(Stored data)

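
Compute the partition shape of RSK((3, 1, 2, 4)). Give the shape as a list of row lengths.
Row-insert each entry into an empty tableau.

After inserting 3: P = [[3]].
After inserting 1: P = [[1], [3]].
After inserting 2: P = [[1, 2], [3]].
After inserting 4: P = [[1, 2, 4], [3]].

The final insertion tableau P = [[1, 2, 4], [3]] has shape [3, 1].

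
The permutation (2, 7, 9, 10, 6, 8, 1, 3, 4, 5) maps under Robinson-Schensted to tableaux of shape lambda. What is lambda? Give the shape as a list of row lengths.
Row-insert each entry into an empty tableau.

After inserting 2: P = [[2]].
After inserting 7: P = [[2, 7]].
After inserting 9: P = [[2, 7, 9]].
After inserting 10: P = [[2, 7, 9, 10]].
After inserting 6: P = [[2, 6, 9, 10], [7]].
After inserting 8: P = [[2, 6, 8, 10], [7, 9]].
After inserting 1: P = [[1, 6, 8, 10], [2, 9], [7]].
After inserting 3: P = [[1, 3, 8, 10], [2, 6], [7, 9]].
After inserting 4: P = [[1, 3, 4, 10], [2, 6, 8], [7, 9]].
After inserting 5: P = [[1, 3, 4, 5], [2, 6, 8, 10], [7, 9]].

The final insertion tableau P = [[1, 3, 4, 5], [2, 6, 8, 10], [7, 9]] has shape [4, 4, 2].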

- _Your goal_: Keeping each line exactly as it is, retype all of the data.

- _Solution for this exercise_:
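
Compute the partition shape of RSK((3, 1, 2, 4)). Give the shape as a list of row lengths.
Row-insert each entry into an empty tableau.

After inserting 3: P = [[3]].
After inserting 1: P = [[1], [3]].
After inserting 2: P = [[1, 2], [3]].
After inserting 4: P = [[1, 2, 4], [3]].

The final insertion tableau P = [[1, 2, 4], [3]] has shape [3, 1].

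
The permutation (2, 7, 9, 10, 6, 8, 1, 3, 4, 5) maps under Robinson-Schensted to tableaux of shape lambda. What is lambda? Give the shape as a list of row lengths.
Row-insert each entry into an empty tableau.

After inserting 2: P = [[2]].
After inserting 7: P = [[2, 7]].
After inserting 9: P = [[2, 7, 9]].
After inserting 10: P = [[2, 7, 9, 10]].
After inserting 6: P = [[2, 6, 9, 10], [7]].
After inserting 8: P = [[2, 6, 8, 10], [7, 9]].
After inserting 1: P = [[1, 6, 8, 10], [2, 9], [7]].
After inserting 3: P = [[1, 3, 8, 10], [2, 6], [7, 9]].
After inserting 4: P = [[1, 3, 4, 10], [2, 6, 8], [7, 9]].
After inserting 5: P = [[1, 3, 4, 5], [2, 6, 8, 10], [7, 9]].

The final insertion tableau P = [[1, 3, 4, 5], [2, 6, 8, 10], [7, 9]] has shape [4, 4, 2].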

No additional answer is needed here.